* DATA IN THIS EXERCISE:
+===+

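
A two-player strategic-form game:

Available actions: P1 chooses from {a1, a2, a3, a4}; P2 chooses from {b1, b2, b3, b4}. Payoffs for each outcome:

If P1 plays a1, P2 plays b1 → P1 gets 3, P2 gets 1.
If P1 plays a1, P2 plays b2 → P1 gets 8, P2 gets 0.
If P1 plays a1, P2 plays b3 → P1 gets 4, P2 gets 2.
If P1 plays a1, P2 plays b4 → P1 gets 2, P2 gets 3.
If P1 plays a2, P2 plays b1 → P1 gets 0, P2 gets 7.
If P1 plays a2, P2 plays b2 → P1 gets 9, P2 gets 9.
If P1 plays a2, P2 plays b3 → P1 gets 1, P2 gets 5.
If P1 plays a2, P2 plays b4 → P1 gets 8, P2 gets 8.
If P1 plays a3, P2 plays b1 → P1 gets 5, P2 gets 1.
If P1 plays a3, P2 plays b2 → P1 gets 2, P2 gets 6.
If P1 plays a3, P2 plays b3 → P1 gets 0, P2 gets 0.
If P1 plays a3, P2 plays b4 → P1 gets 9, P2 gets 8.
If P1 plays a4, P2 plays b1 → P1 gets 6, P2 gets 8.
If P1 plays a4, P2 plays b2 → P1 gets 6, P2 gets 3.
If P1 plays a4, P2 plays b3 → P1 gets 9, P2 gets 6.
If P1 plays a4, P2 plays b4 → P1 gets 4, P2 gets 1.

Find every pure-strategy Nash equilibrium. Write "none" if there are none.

The pure Nash equilibria are (a2, b2); (a3, b4); (a4, b1).

Check each profile: it is a Nash equilibrium iff no player can strictly gain by switching unilaterally.
(a1, b1): P1 can switch to a3 (3 → 5). Not NE.
(a1, b2): P1 can switch to a2 (8 → 9). Not NE.
(a1, b3): P1 can switch to a4 (4 → 9). Not NE.
(a1, b4): P1 can switch to a2 (2 → 8). Not NE.
(a2, b1): P1 can switch to a1 (0 → 3). Not NE.
(a2, b2): P1 gets 9, best alternative 8; P2 gets 9, best alternative 8. No profitable deviation — NE.
(a2, b3): P1 can switch to a1 (1 → 4). Not NE.
(a3, b4): P1 gets 9, best alternative 8; P2 gets 8, best alternative 6. No profitable deviation — NE.
(a4, b1): P1 gets 6, best alternative 5; P2 gets 8, best alternative 6. No profitable deviation — NE.
(The remaining 7 profiles each have a profitable deviation by the same check.)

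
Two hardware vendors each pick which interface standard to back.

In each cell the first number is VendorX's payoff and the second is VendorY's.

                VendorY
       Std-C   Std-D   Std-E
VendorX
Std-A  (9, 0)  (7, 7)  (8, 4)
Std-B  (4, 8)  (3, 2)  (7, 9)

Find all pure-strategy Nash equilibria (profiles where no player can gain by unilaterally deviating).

Mark each player's best response to every combination of opponents' strategies; a profile where every player is best-responding is a pure Nash equilibrium.
VendorX against Std-C: payoffs 9, 4 → best response Std-A.
VendorX against Std-D: payoffs 7, 3 → best response Std-A.
VendorX against Std-E: payoffs 8, 7 → best response Std-A.
VendorY against Std-A: payoffs 0, 7, 4 → best response Std-D.
VendorY against Std-B: payoffs 8, 2, 9 → best response Std-E.
Mutual best responses: (Std-A, Std-D).

The unique pure-strategy Nash equilibrium is (Std-A, Std-D).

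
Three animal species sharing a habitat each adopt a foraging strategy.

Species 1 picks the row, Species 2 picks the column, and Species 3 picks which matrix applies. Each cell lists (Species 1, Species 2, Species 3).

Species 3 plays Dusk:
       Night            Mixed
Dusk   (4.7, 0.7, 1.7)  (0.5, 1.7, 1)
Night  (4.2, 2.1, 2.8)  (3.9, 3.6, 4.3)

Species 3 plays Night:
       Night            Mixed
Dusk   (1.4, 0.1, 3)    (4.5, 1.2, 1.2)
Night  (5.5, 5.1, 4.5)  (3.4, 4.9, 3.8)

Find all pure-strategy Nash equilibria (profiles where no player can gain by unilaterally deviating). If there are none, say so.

(Dusk, Night, Dusk): Species 2 can switch to Mixed (0.7 → 1.7). Not NE.
(Dusk, Night, Night): Species 1 can switch to Night (1.4 → 5.5). Not NE.
(Dusk, Mixed, Dusk): Species 1 can switch to Night (0.5 → 3.9). Not NE.
(Dusk, Mixed, Night): Species 1 gets 4.5, best alternative 3.4; Species 2 gets 1.2, best alternative 0.1; Species 3 gets 1.2, best alternative 1. No profitable deviation — NE.
(Night, Night, Dusk): Species 1 can switch to Dusk (4.2 → 4.7). Not NE.
(Night, Night, Night): Species 1 gets 5.5, best alternative 1.4; Species 2 gets 5.1, best alternative 4.9; Species 3 gets 4.5, best alternative 2.8. No profitable deviation — NE.
(Night, Mixed, Dusk): Species 1 gets 3.9, best alternative 0.5; Species 2 gets 3.6, best alternative 2.1; Species 3 gets 4.3, best alternative 3.8. No profitable deviation — NE.
(Night, Mixed, Night): Species 1 can switch to Dusk (3.4 → 4.5). Not NE.

The pure Nash equilibria are (Dusk, Mixed, Night), (Night, Night, Night), (Night, Mixed, Dusk).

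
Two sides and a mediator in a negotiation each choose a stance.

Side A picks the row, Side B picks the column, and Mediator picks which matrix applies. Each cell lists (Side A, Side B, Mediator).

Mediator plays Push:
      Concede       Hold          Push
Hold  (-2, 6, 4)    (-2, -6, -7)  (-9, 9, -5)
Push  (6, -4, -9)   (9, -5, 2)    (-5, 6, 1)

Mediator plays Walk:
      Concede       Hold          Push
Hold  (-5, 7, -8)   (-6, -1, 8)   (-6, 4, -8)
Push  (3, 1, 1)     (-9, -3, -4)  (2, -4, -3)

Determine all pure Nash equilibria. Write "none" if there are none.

The pure Nash equilibria are (Push, Concede, Walk), (Push, Push, Push).

(Hold, Concede, Push): Side A can switch to Push (-2 → 6). Not NE.
(Hold, Concede, Walk): Side A can switch to Push (-5 → 3). Not NE.
(Hold, Hold, Push): Side A can switch to Push (-2 → 9). Not NE.
(Hold, Hold, Walk): Side B can switch to Concede (-1 → 7). Not NE.
(Hold, Push, Push): Side A can switch to Push (-9 → -5). Not NE.
(Hold, Push, Walk): Side A can switch to Push (-6 → 2). Not NE.
(Push, Concede, Push): Side B can switch to Push (-4 → 6). Not NE.
(Push, Concede, Walk): Side A gets 3, best alternative -5; Side B gets 1, best alternative -3; Mediator gets 1, best alternative -9. No profitable deviation — NE.
(Push, Hold, Push): Side B can switch to Concede (-5 → -4). Not NE.
(Push, Hold, Walk): Side A can switch to Hold (-9 → -6). Not NE.
(Push, Push, Push): Side A gets -5, best alternative -9; Side B gets 6, best alternative -4; Mediator gets 1, best alternative -3. No profitable deviation — NE.
(Push, Push, Walk): Side B can switch to Concede (-4 → 1). Not NE.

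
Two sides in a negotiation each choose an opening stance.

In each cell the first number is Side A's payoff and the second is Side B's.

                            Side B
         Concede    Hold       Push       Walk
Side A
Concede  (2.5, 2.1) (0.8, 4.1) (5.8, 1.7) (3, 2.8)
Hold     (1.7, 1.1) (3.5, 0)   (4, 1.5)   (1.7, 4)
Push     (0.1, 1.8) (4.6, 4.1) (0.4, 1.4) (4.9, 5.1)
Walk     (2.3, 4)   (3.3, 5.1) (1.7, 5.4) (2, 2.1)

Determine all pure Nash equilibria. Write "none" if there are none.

Pure NE: (Push, Walk)

Side A against Concede: payoffs 2.5, 1.7, 0.1, 2.3 → best response Concede.
Side A against Hold: payoffs 0.8, 3.5, 4.6, 3.3 → best response Push.
Side A against Push: payoffs 5.8, 4, 0.4, 1.7 → best response Concede.
Side A against Walk: payoffs 3, 1.7, 4.9, 2 → best response Push.
Side B against Concede: payoffs 2.1, 4.1, 1.7, 2.8 → best response Hold.
Side B against Hold: payoffs 1.1, 0, 1.5, 4 → best response Walk.
Side B against Push: payoffs 1.8, 4.1, 1.4, 5.1 → best response Walk.
Side B against Walk: payoffs 4, 5.1, 5.4, 2.1 → best response Push.
Mutual best responses: (Push, Walk).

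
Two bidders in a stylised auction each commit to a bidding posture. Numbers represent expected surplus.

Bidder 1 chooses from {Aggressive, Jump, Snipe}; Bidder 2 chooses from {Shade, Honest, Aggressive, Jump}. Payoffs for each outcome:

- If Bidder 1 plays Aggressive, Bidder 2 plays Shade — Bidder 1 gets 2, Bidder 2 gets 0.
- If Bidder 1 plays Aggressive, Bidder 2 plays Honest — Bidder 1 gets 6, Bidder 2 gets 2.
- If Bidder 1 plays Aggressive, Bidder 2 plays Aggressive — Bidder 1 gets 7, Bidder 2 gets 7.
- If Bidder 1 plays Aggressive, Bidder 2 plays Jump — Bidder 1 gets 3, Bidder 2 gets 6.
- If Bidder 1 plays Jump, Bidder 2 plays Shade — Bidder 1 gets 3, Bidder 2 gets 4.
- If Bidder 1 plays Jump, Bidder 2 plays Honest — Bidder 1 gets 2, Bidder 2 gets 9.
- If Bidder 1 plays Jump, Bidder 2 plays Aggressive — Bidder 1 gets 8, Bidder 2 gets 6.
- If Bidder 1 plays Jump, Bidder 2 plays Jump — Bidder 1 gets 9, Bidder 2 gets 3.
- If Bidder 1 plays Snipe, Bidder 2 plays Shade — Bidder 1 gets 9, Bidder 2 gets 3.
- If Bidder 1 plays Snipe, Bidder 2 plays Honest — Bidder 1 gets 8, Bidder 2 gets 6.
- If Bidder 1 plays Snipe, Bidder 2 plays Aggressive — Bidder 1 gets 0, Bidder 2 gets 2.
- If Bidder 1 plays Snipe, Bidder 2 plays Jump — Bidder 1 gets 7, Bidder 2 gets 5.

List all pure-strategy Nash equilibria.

(Snipe, Honest)

Check each profile: it is a Nash equilibrium iff no player can strictly gain by switching unilaterally.
(Aggressive, Shade): Bidder 1 can switch to Jump (2 → 3). Not NE.
(Aggressive, Honest): Bidder 1 can switch to Snipe (6 → 8). Not NE.
(Aggressive, Aggressive): Bidder 1 can switch to Jump (7 → 8). Not NE.
(Aggressive, Jump): Bidder 1 can switch to Jump (3 → 9). Not NE.
(Jump, Shade): Bidder 1 can switch to Snipe (3 → 9). Not NE.
(Jump, Honest): Bidder 1 can switch to Aggressive (2 → 6). Not NE.
(Jump, Aggressive): Bidder 2 can switch to Honest (6 → 9). Not NE.
(Jump, Jump): Bidder 2 can switch to Shade (3 → 4). Not NE.
(Snipe, Honest): Bidder 1 gets 8, best alternative 6; Bidder 2 gets 6, best alternative 5. No profitable deviation — NE.
(The remaining 3 profiles each have a profitable deviation by the same check.)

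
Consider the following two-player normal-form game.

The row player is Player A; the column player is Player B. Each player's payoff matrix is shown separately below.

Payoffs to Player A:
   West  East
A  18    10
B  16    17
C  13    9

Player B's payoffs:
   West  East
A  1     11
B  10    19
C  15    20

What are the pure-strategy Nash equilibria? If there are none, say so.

(A, West): Player B can switch to East (1 → 11). Not NE.
(A, East): Player A can switch to B (10 → 17). Not NE.
(B, West): Player A can switch to A (16 → 18). Not NE.
(B, East): Player A gets 17, best alternative 10; Player B gets 19, best alternative 10. No profitable deviation — NE.
(C, West): Player A can switch to A (13 → 18). Not NE.
(C, East): Player A can switch to A (9 → 10). Not NE.

Pure NE: (B, East)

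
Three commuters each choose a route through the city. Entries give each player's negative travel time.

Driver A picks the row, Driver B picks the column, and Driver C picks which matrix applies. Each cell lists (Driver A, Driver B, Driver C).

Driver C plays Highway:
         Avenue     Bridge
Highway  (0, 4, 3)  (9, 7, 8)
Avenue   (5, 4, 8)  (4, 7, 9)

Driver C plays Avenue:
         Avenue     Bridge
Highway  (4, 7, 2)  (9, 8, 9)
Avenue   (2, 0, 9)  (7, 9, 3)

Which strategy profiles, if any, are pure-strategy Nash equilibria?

The unique pure-strategy Nash equilibrium is (Highway, Bridge, Avenue).

Driver A against (Avenue, Highway): payoffs 0, 5 → best response Avenue.
Driver A against (Avenue, Avenue): payoffs 4, 2 → best response Highway.
Driver A against (Bridge, Highway): payoffs 9, 4 → best response Highway.
Driver A against (Bridge, Avenue): payoffs 9, 7 → best response Highway.
Driver B against (Highway, Highway): payoffs 4, 7 → best response Bridge.
Driver B against (Highway, Avenue): payoffs 7, 8 → best response Bridge.
Driver B against (Avenue, Highway): payoffs 4, 7 → best response Bridge.
Driver B against (Avenue, Avenue): payoffs 0, 9 → best response Bridge.
Driver C against (Highway, Avenue): payoffs 3, 2 → best response Highway.
Driver C against (Highway, Bridge): payoffs 8, 9 → best response Avenue.
Driver C against (Avenue, Avenue): payoffs 8, 9 → best response Avenue.
Driver C against (Avenue, Bridge): payoffs 9, 3 → best response Highway.
Mutual best responses: (Highway, Bridge, Avenue).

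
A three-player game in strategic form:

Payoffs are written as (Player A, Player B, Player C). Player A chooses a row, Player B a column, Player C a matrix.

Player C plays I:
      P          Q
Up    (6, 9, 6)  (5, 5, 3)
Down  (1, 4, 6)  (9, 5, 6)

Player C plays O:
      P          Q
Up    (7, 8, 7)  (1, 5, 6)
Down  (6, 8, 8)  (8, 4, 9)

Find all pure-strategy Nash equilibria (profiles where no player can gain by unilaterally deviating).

(Up, P, I): Player C can switch to O (6 → 7). Not NE.
(Up, P, O): Player A gets 7, best alternative 6; Player B gets 8, best alternative 5; Player C gets 7, best alternative 6. No profitable deviation — NE.
(Up, Q, I): Player A can switch to Down (5 → 9). Not NE.
(Up, Q, O): Player A can switch to Down (1 → 8). Not NE.
(Down, P, I): Player A can switch to Up (1 → 6). Not NE.
(Down, P, O): Player A can switch to Up (6 → 7). Not NE.
(Down, Q, I): Player C can switch to O (6 → 9). Not NE.
(The remaining 1 profile has a profitable deviation by the same check.)

(Up, P, O)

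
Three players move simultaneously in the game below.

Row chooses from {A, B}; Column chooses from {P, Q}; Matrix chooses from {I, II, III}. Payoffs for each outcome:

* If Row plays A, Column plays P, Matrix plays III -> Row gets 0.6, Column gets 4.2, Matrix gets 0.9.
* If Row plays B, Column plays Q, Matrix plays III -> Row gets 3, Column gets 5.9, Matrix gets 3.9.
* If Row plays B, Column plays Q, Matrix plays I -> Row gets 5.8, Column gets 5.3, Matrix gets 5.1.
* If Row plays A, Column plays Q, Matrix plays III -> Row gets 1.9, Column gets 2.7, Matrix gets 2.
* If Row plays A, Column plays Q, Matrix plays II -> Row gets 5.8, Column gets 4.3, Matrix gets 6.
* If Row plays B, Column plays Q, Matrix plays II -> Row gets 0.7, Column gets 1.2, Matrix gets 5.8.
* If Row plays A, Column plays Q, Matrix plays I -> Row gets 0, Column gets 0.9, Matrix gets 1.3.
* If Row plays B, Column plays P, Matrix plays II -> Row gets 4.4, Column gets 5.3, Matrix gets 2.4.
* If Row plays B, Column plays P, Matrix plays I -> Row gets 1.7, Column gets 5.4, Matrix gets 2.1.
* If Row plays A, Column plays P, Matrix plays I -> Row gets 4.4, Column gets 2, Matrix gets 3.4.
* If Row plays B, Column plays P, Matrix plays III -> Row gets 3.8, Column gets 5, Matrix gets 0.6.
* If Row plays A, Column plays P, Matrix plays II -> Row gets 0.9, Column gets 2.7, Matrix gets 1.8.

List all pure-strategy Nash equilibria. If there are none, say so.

Row against (P, I): payoffs 4.4, 1.7 → best response A.
Row against (P, II): payoffs 0.9, 4.4 → best response B.
Row against (P, III): payoffs 0.6, 3.8 → best response B.
Row against (Q, I): payoffs 0, 5.8 → best response B.
Row against (Q, II): payoffs 5.8, 0.7 → best response A.
Row against (Q, III): payoffs 1.9, 3 → best response B.
Column against (A, I): payoffs 2, 0.9 → best response P.
Column against (A, II): payoffs 2.7, 4.3 → best response Q.
Column against (A, III): payoffs 4.2, 2.7 → best response P.
Column against (B, I): payoffs 5.4, 5.3 → best response P.
Column against (B, II): payoffs 5.3, 1.2 → best response P.
Column against (B, III): payoffs 5, 5.9 → best response Q.
Matrix against (A, P): payoffs 3.4, 1.8, 0.9 → best response I.
Matrix against (A, Q): payoffs 1.3, 6, 2 → best response II.
Matrix against (B, P): payoffs 2.1, 2.4, 0.6 → best response II.
Matrix against (B, Q): payoffs 5.1, 5.8, 3.9 → best response II.
Mutual best responses: (A, P, I); (A, Q, II); (B, P, II).

The pure Nash equilibria are (A, P, I); (A, Q, II); (B, P, II).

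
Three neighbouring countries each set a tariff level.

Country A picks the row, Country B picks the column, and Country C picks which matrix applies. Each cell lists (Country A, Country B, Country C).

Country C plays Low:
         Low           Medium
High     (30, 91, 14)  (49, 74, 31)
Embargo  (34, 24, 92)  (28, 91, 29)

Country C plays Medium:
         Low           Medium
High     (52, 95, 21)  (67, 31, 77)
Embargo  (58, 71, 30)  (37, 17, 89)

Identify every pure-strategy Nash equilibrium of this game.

There is no pure-strategy Nash equilibrium.

Check each profile: it is a Nash equilibrium iff no player can strictly gain by switching unilaterally.
(High, Low, Low): Country A can switch to Embargo (30 → 34). Not NE.
(High, Low, Medium): Country A can switch to Embargo (52 → 58). Not NE.
(High, Medium, Low): Country B can switch to Low (74 → 91). Not NE.
(High, Medium, Medium): Country B can switch to Low (31 → 95). Not NE.
(Embargo, Low, Low): Country B can switch to Medium (24 → 91). Not NE.
(Embargo, Low, Medium): Country C can switch to Low (30 → 92). Not NE.
(The remaining 2 profiles each have a profitable deviation by the same check.)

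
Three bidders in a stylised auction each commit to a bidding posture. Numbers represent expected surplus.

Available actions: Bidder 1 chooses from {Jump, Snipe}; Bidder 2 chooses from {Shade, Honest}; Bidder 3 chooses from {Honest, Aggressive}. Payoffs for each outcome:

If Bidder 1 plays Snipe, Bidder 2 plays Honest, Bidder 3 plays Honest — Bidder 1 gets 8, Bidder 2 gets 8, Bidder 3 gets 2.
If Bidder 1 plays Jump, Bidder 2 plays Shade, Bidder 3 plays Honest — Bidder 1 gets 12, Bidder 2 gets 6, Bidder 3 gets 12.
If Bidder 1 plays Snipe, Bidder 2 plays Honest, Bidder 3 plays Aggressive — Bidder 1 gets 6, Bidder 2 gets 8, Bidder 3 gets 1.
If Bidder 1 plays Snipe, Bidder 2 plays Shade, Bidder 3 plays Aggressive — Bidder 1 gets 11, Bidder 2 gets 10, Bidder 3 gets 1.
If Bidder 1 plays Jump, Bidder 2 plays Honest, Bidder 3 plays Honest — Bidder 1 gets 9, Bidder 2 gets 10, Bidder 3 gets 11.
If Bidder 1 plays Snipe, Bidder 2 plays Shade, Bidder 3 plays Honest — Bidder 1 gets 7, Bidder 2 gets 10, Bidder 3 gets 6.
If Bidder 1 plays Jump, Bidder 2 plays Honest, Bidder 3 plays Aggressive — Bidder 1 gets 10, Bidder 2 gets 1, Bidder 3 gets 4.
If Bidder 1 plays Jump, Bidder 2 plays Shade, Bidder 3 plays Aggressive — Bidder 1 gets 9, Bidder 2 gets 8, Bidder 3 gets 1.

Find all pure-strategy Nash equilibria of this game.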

+===+

* TASK TO CARRY OUT:
Please copy all lines of the listing in which the string "commit" occurs.

* EXERCISE ANSWER:
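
Two bidders in a stylised auction each commit to a bidding posture. Numbers represent expected surplus.
Three bidders in a stylised auction each commit to a bidding posture. Numbers represent expected surplus.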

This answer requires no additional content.